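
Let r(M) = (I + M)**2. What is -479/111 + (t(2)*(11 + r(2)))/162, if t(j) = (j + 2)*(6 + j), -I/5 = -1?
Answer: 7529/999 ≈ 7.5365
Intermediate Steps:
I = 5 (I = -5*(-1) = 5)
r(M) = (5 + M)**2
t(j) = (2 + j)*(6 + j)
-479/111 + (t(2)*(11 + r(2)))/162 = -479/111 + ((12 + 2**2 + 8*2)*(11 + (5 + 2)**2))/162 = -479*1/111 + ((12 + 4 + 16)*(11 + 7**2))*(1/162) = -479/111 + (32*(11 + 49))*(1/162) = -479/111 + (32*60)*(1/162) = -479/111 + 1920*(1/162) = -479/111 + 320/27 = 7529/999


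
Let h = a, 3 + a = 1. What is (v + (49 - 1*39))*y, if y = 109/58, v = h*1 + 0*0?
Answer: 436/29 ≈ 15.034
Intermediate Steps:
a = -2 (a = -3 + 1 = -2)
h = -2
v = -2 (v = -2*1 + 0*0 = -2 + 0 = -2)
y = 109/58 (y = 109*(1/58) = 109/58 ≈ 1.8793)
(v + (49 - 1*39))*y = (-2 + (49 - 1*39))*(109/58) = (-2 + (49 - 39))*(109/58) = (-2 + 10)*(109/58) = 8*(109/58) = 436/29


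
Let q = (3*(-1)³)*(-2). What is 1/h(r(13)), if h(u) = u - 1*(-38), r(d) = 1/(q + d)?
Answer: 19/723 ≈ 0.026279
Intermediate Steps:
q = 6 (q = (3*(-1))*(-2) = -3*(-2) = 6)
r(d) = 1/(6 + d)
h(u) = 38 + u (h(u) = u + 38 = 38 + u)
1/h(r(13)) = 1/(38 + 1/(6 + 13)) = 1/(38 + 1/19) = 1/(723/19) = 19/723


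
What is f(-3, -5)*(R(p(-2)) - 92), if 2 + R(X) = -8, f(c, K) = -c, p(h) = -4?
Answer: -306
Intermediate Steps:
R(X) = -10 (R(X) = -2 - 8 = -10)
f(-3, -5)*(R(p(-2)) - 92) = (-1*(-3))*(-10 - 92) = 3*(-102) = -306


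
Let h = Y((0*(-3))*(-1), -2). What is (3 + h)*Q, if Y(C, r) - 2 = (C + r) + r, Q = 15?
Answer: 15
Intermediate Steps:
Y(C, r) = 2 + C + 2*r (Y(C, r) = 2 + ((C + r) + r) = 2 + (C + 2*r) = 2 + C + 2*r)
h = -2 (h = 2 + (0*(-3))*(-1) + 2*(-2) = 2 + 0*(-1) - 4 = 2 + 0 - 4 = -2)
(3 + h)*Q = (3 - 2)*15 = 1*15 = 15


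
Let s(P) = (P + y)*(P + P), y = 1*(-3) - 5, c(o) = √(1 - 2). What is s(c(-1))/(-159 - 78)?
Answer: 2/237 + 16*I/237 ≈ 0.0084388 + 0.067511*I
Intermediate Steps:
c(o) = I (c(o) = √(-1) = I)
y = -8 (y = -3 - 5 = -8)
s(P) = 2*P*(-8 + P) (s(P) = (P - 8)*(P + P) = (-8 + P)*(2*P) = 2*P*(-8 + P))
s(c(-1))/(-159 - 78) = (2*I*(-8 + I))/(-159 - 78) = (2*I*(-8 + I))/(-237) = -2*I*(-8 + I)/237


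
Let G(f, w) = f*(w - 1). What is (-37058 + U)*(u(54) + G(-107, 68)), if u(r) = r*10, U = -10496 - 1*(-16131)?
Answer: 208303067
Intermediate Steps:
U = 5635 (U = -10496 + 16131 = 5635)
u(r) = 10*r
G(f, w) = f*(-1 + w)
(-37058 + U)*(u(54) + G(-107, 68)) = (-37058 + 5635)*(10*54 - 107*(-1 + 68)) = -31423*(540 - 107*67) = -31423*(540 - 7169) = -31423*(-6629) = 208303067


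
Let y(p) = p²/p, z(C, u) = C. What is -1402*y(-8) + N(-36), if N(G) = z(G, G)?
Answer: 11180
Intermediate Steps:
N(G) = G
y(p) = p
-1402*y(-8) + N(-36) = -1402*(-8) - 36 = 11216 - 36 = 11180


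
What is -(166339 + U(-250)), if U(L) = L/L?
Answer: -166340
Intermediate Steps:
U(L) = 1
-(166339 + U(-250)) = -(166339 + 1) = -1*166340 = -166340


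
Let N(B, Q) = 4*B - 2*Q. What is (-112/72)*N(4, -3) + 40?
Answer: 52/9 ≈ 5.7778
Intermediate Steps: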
__________
### Task
Lines from the start of the material through the line containing "Answer: 7529/999 ≈ 7.5365" are wanted. Write them out exactly.

### Reply to the exercise
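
Let r(M) = (I + M)**2. What is -479/111 + (t(2)*(11 + r(2)))/162, if t(j) = (j + 2)*(6 + j), -I/5 = -1?
Answer: 7529/999 ≈ 7.5365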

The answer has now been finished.